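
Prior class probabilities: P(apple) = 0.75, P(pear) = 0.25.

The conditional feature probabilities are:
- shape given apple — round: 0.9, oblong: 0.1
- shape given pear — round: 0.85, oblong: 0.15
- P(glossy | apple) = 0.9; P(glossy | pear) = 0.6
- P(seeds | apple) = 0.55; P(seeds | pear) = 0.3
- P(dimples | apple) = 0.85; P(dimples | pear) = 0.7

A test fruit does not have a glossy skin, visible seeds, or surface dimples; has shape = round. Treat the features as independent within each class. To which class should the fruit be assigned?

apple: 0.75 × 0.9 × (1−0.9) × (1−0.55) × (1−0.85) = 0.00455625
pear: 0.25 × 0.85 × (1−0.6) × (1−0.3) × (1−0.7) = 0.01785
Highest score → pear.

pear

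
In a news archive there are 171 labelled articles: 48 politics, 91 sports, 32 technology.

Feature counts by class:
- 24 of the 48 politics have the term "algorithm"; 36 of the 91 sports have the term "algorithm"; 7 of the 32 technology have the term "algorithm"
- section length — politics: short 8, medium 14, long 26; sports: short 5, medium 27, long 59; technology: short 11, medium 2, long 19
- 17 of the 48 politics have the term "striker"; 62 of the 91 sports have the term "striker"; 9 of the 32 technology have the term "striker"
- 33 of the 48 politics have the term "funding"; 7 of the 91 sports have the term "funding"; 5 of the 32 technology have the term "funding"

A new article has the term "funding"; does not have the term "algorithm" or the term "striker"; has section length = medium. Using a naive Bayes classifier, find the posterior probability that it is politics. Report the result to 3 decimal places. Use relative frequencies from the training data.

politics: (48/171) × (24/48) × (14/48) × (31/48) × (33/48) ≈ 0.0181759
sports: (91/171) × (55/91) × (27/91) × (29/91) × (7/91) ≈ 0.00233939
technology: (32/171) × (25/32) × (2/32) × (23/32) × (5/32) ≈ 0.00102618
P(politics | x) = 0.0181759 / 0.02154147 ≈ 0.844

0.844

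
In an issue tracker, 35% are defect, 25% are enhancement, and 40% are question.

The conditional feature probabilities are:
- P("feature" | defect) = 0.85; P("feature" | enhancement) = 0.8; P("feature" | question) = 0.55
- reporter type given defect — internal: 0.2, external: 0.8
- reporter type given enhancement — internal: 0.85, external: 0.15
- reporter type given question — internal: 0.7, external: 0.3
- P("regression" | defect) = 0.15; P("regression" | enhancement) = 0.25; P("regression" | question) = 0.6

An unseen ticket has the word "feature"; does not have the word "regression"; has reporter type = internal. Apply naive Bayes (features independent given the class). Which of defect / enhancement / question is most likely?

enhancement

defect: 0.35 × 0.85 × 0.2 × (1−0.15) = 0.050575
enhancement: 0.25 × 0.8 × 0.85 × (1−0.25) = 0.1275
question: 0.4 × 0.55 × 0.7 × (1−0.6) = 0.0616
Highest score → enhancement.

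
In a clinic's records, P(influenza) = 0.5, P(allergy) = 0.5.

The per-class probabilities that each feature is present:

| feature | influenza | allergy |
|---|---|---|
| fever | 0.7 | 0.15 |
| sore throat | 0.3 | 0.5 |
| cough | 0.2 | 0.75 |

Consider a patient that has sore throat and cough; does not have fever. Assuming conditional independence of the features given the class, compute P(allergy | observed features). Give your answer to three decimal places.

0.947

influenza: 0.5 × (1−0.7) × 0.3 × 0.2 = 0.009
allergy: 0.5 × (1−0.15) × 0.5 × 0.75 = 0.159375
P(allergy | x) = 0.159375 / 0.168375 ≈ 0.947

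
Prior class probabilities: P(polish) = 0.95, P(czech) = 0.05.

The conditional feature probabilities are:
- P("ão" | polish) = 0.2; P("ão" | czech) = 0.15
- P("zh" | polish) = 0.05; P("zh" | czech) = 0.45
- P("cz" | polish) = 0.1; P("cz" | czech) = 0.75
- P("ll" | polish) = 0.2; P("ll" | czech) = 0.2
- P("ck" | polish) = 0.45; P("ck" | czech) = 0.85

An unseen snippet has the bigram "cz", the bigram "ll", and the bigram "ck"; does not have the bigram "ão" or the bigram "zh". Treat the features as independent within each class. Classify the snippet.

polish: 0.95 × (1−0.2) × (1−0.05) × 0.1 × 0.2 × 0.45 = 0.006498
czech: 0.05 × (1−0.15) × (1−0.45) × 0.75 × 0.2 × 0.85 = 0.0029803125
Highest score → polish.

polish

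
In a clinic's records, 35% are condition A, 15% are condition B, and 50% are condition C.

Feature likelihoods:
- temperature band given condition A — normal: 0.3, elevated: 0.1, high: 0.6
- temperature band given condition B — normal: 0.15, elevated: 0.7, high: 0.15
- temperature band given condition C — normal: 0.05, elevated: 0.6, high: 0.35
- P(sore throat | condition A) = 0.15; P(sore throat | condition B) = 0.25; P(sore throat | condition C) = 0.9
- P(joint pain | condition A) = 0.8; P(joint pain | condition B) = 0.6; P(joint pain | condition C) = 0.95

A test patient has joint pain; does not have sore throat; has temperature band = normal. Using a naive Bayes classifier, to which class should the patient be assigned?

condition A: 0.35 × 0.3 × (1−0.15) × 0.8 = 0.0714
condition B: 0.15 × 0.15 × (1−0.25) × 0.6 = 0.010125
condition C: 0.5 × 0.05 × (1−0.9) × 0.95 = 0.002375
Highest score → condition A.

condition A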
# # # # # # #
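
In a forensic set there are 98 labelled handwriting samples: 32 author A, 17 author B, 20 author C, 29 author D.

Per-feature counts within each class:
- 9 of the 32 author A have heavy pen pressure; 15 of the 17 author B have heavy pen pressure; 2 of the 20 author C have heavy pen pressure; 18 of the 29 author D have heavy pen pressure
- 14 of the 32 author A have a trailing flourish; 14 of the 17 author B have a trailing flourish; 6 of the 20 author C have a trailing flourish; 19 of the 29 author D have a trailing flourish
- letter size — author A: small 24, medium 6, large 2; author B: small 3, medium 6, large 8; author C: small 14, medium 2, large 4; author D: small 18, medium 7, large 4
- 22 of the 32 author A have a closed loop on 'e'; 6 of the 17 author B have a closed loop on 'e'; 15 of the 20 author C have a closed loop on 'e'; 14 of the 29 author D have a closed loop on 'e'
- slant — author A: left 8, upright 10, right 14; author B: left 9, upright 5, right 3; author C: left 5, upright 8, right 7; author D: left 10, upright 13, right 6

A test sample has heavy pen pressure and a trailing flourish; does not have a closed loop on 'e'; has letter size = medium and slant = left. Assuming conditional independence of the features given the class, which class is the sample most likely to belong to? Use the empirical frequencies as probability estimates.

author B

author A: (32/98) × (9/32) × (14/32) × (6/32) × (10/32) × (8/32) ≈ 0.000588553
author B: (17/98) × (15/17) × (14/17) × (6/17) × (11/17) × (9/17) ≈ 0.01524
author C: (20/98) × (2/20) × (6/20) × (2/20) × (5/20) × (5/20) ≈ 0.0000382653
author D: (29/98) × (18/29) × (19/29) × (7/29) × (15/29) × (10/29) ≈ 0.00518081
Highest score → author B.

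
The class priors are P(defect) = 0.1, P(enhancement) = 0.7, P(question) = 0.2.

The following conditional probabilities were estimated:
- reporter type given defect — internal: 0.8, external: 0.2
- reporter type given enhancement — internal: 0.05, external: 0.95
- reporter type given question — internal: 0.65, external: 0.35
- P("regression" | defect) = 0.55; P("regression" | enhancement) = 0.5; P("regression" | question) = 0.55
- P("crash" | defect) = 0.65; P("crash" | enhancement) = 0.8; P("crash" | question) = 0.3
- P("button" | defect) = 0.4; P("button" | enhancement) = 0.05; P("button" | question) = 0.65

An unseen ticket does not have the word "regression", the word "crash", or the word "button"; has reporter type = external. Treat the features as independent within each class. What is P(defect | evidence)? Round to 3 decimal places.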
# # # # # # #
### [TASK DETAILS]
From the material above, set down exactly the lines between the line holding "An unseen ticket has" and the line holding "The per-class probabilities", inclusive. Include nothing else.

### [THE COMPLETED TASK]
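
An unseen ticket has the word "feature"; does not have the word "regression"; has reporter type = internal. Apply naive Bayes (features independent given the class). Which of defect / enhancement / question is most likely?

enhancement

defect: 0.35 × 0.85 × 0.2 × (1−0.15) = 0.050575
enhancement: 0.25 × 0.8 × 0.85 × (1−0.25) = 0.1275
question: 0.4 × 0.55 × 0.7 × (1−0.6) = 0.0616
Highest score → enhancement.

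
In a clinic's records, P(influenza) = 0.5, P(allergy) = 0.5.

The per-class probabilities that each feature is present: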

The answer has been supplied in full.